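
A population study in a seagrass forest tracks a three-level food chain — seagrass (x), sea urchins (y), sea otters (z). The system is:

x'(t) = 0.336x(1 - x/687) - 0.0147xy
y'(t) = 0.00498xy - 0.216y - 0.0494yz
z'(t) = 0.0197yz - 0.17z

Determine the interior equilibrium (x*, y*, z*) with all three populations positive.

x* ≈ 428, y* ≈ 8.63, z* ≈ 38.7

From dz/dt = 0: 0.0197y* = 0.17, so y* = 8.63.
From dx/dt = 0: 0.336(1 - x*/687) = 0.0147·8.63, giving x* = 687·(1 - 0.378) = 428.
From dy/dt = 0: 0.00498·428 - 0.216 = 0.0494z*, so z* = 1.91/0.0494 = 38.7.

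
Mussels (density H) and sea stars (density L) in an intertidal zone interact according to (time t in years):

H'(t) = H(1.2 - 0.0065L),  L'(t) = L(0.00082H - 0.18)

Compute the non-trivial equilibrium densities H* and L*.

Set dL/dt = 0 with L > 0: 0.00082H - 0.18 = 0, so H* = 0.18/0.00082 = 220.
Set dH/dt = 0 with H > 0: 1.2 - 0.0065L = 0, so L* = 1.2/0.0065 = 185.

H* ≈ 220, L* ≈ 185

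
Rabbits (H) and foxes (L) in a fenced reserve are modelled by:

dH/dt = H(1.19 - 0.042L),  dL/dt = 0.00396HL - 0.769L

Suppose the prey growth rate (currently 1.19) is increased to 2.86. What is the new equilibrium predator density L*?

L* ≈ 68.1

At the interior fixed point, setting dH/dt = 0 with H > 0 fixes L* = (prey growth rate)/(HL coefficient) — independent of the other coefficients.
With the change, L* = 2.86/0.042 = 68.1; it rises from 28.3.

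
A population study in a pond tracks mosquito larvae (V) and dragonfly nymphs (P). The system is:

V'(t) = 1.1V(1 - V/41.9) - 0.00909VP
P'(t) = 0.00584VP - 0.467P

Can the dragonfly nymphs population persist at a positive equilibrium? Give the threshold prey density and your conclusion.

The predator equation gives dP/dt > 0 only when V > 0.467/0.00584 = 80.
Without the predator, V → K = 41.9. Since 41.9 < 80, the predator cannot invade.

Threshold V = 80; K < 80, so no, the predator goes extinct.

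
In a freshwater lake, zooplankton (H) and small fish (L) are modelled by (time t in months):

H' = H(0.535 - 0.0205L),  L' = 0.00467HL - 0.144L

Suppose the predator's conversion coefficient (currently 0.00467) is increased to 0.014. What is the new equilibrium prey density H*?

H* ≈ 10.3

At the interior fixed point, setting dL/dt = 0 with L > 0 fixes H* = (predator death rate)/(HL coefficient) — independent of the other coefficients.
With the change, H* = 0.144/0.014 = 10.3; it falls from 30.8.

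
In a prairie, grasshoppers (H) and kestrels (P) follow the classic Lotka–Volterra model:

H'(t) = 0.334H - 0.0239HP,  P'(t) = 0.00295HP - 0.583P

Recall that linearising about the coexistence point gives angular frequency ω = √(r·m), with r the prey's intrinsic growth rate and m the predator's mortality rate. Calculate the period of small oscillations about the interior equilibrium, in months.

Here r = 0.334 and m = 0.583, so r·m = 0.195.
ω = √0.195 = 0.441 per month, hence T = 2π/ω ≈ 14.2 months.

T ≈ 14.2 months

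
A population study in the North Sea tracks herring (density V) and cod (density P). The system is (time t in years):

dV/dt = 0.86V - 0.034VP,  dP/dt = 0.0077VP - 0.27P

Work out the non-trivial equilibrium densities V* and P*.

Set dP/dt = 0 with P > 0: 0.0077V - 0.27 = 0, so V* = 0.27/0.0077 = 35.1.
Set dV/dt = 0 with V > 0: 0.86 - 0.034P = 0, so P* = 0.86/0.034 = 25.3.

V* ≈ 35.1, P* ≈ 25.3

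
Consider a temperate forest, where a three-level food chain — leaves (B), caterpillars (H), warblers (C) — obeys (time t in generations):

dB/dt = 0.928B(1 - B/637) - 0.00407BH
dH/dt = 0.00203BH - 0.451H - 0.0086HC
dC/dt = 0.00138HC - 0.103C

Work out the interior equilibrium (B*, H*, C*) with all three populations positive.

From dC/dt = 0: 0.00138H* = 0.103, so H* = 74.6.
From dB/dt = 0: 0.928(1 - B*/637) = 0.00407·74.6, giving B* = 637·(1 - 0.327) = 428.
From dH/dt = 0: 0.00203·428 - 0.451 = 0.0086C*, so C* = 0.419/0.0086 = 48.7.

B* ≈ 428, H* ≈ 74.6, C* ≈ 48.7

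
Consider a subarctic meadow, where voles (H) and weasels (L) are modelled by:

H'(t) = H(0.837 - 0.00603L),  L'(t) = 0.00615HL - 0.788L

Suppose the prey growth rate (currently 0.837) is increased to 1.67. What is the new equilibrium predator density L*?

L* ≈ 277

At the interior fixed point, setting dH/dt = 0 with H > 0 fixes L* = (prey growth rate)/(HL coefficient) — independent of the other coefficients.
With the change, L* = 1.67/0.00603 = 277; it rises from 139.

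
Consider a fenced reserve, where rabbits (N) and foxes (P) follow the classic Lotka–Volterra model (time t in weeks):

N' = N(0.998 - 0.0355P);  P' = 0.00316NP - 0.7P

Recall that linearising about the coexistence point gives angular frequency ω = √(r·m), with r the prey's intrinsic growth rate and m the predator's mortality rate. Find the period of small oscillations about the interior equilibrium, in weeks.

T ≈ 7.52 weeks

Here r = 0.998 and m = 0.7, so r·m = 0.699.
ω = √0.699 = 0.836 per week, hence T = 2π/ω ≈ 7.52 weeks.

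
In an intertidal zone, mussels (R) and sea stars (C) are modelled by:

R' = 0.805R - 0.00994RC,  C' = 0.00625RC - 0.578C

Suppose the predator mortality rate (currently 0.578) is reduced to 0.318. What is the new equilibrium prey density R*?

At the interior fixed point, setting dC/dt = 0 with C > 0 fixes R* = (predator death rate)/(RC coefficient) — independent of the other coefficients.
With the change, R* = 0.318/0.00625 = 50.9; it falls from 92.5.

R* ≈ 50.9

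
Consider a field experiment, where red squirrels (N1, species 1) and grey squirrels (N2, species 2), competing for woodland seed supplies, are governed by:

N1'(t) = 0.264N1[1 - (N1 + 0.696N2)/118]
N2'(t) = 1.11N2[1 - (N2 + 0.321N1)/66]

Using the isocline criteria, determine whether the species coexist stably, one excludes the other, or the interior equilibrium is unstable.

stable coexistence

Compare the nullcline intercepts: K1/α12 = 118/0.696 = 170 > K2 = 66; K2/α21 = 66/0.321 = 206 > K1 = 118.
Since both inequalities hold, each species can invade when rare, so the interior equilibrium is stable.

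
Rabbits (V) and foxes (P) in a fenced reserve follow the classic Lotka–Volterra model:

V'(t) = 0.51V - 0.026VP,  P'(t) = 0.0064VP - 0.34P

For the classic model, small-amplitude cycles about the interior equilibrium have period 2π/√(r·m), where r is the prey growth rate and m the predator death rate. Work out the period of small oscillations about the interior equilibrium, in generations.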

· · · · ·

Reproduce the material above in full, exactly.

#### [Final answer]
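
A population study in a seagrass forest tracks a three-level food chain — seagrass (x), sea urchins (y), sea otters (z). The system is:

x'(t) = 0.336x(1 - x/687) - 0.0147xy
y'(t) = 0.00498xy - 0.216y - 0.0494yz
z'(t) = 0.0197yz - 0.17z

Determine the interior equilibrium (x*, y*, z*) with all three populations positive.

x* ≈ 428, y* ≈ 8.63, z* ≈ 38.7

From dz/dt = 0: 0.0197y* = 0.17, so y* = 8.63.
From dx/dt = 0: 0.336(1 - x*/687) = 0.0147·8.63, giving x* = 687·(1 - 0.378) = 428.
From dy/dt = 0: 0.00498·428 - 0.216 = 0.0494z*, so z* = 1.91/0.0494 = 38.7.

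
Mussels (density H) and sea stars (density L) in an intertidal zone interact according to (time t in years):

H'(t) = H(1.2 - 0.0065L),  L'(t) = L(0.00082H - 0.18)

Compute the non-trivial equilibrium densities H* and L*.

Set dL/dt = 0 with L > 0: 0.00082H - 0.18 = 0, so H* = 0.18/0.00082 = 220.
Set dH/dt = 0 with H > 0: 1.2 - 0.0065L = 0, so L* = 1.2/0.0065 = 185.

H* ≈ 220, L* ≈ 185

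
Rabbits (H) and foxes (L) in a fenced reserve are modelled by:

dH/dt = H(1.19 - 0.042L),  dL/dt = 0.00396HL - 0.769L

Suppose the prey growth rate (currently 1.19) is increased to 2.86. What is the new equilibrium predator density L*?

L* ≈ 68.1

At the interior fixed point, setting dH/dt = 0 with H > 0 fixes L* = (prey growth rate)/(HL coefficient) — independent of the other coefficients.
With the change, L* = 2.86/0.042 = 68.1; it rises from 28.3.

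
A population study in a pond tracks mosquito larvae (V) and dragonfly nymphs (P). The system is:

V'(t) = 1.1V(1 - V/41.9) - 0.00909VP
P'(t) = 0.00584VP - 0.467P

Can the dragonfly nymphs population persist at a positive equilibrium? Give the threshold prey density and your conclusion.

The predator equation gives dP/dt > 0 only when V > 0.467/0.00584 = 80.
Without the predator, V → K = 41.9. Since 41.9 < 80, the predator cannot invade.

Threshold V = 80; K < 80, so no, the predator goes extinct.

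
In a freshwater lake, zooplankton (H) and small fish (L) are modelled by (time t in months):

H' = H(0.535 - 0.0205L),  L' = 0.00467HL - 0.144L

Suppose the predator's conversion coefficient (currently 0.00467) is increased to 0.014. What is the new equilibrium prey density H*?

H* ≈ 10.3

At the interior fixed point, setting dL/dt = 0 with L > 0 fixes H* = (predator death rate)/(HL coefficient) — independent of the other coefficients.
With the change, H* = 0.144/0.014 = 10.3; it falls from 30.8.

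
In a prairie, grasshoppers (H) and kestrels (P) follow the classic Lotka–Volterra model:

H'(t) = 0.334H - 0.0239HP,  P'(t) = 0.00295HP - 0.583P

Recall that linearising about the coexistence point gives angular frequency ω = √(r·m), with r the prey's intrinsic growth rate and m the predator's mortality rate. Calculate the period of small oscillations about the interior equilibrium, in months.

Here r = 0.334 and m = 0.583, so r·m = 0.195.
ω = √0.195 = 0.441 per month, hence T = 2π/ω ≈ 14.2 months.

T ≈ 14.2 months

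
A population study in the North Sea tracks herring (density V) and cod (density P). The system is (time t in years):

dV/dt = 0.86V - 0.034VP,  dP/dt = 0.0077VP - 0.27P

Work out the non-trivial equilibrium densities V* and P*.

Set dP/dt = 0 with P > 0: 0.0077V - 0.27 = 0, so V* = 0.27/0.0077 = 35.1.
Set dV/dt = 0 with V > 0: 0.86 - 0.034P = 0, so P* = 0.86/0.034 = 25.3.

V* ≈ 35.1, P* ≈ 25.3

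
Consider a temperate forest, where a three-level food chain — leaves (B), caterpillars (H), warblers (C) — obeys (time t in generations):

dB/dt = 0.928B(1 - B/637) - 0.00407BH
dH/dt = 0.00203BH - 0.451H - 0.0086HC
dC/dt = 0.00138HC - 0.103C

Work out the interior equilibrium (B*, H*, C*) with all three populations positive.

From dC/dt = 0: 0.00138H* = 0.103, so H* = 74.6.
From dB/dt = 0: 0.928(1 - B*/637) = 0.00407·74.6, giving B* = 637·(1 - 0.327) = 428.
From dH/dt = 0: 0.00203·428 - 0.451 = 0.0086C*, so C* = 0.419/0.0086 = 48.7.

B* ≈ 428, H* ≈ 74.6, C* ≈ 48.7

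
Consider a subarctic meadow, where voles (H) and weasels (L) are modelled by:

H'(t) = H(0.837 - 0.00603L),  L'(t) = 0.00615HL - 0.788L

Suppose the prey growth rate (currently 0.837) is increased to 1.67. What is the new equilibrium predator density L*?

L* ≈ 277

At the interior fixed point, setting dH/dt = 0 with H > 0 fixes L* = (prey growth rate)/(HL coefficient) — independent of the other coefficients.
With the change, L* = 1.67/0.00603 = 277; it rises from 139.

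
Consider a fenced reserve, where rabbits (N) and foxes (P) follow the classic Lotka–Volterra model (time t in weeks):

N' = N(0.998 - 0.0355P);  P' = 0.00316NP - 0.7P

Recall that linearising about the coexistence point gives angular frequency ω = √(r·m), with r the prey's intrinsic growth rate and m the predator's mortality rate. Find the period of small oscillations about the interior equilibrium, in weeks.

T ≈ 7.52 weeks

Here r = 0.998 and m = 0.7, so r·m = 0.699.
ω = √0.699 = 0.836 per week, hence T = 2π/ω ≈ 7.52 weeks.

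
In an intertidal zone, mussels (R) and sea stars (C) are modelled by:

R' = 0.805R - 0.00994RC,  C' = 0.00625RC - 0.578C

Suppose the predator mortality rate (currently 0.578) is reduced to 0.318. What is the new equilibrium prey density R*?

At the interior fixed point, setting dC/dt = 0 with C > 0 fixes R* = (predator death rate)/(RC coefficient) — independent of the other coefficients.
With the change, R* = 0.318/0.00625 = 50.9; it falls from 92.5.

R* ≈ 50.9

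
Consider a field experiment, where red squirrels (N1, species 1) and grey squirrels (N2, species 2), competing for woodland seed supplies, are governed by:

N1'(t) = 0.264N1[1 - (N1 + 0.696N2)/118]
N2'(t) = 1.11N2[1 - (N2 + 0.321N1)/66]

Using the isocline criteria, determine whether the species coexist stably, one excludes the other, or the interior equilibrium is unstable.

stable coexistence

Compare the nullcline intercepts: K1/α12 = 118/0.696 = 170 > K2 = 66; K2/α21 = 66/0.321 = 206 > K1 = 118.
Since both inequalities hold, each species can invade when rare, so the interior equilibrium is stable.

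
Rabbits (V) and foxes (P) in a fenced reserve follow the classic Lotka–Volterra model:

V'(t) = 0.51V - 0.026VP,  P'(t) = 0.0064VP - 0.34P

For the classic model, small-amplitude cycles about the interior equilibrium have period 2π/√(r·m), where r is the prey growth rate and m the predator death rate. Work out the period of small oscillations about the interior equilibrium, in generations.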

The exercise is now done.